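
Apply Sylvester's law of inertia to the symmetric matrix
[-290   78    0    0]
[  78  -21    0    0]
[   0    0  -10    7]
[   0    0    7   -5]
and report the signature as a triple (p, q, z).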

### TASK TO CARRY OUT
Please restate the records in full, word for word.

### RESULT FOR THIS EXERCISE
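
Apply Sylvester's law of inertia to the symmetric matrix
[-290   78    0    0]
[  78  -21    0    0]
[   0    0  -10    7]
[   0    0    7   -5]
and report the signature as a triple (p, q, z).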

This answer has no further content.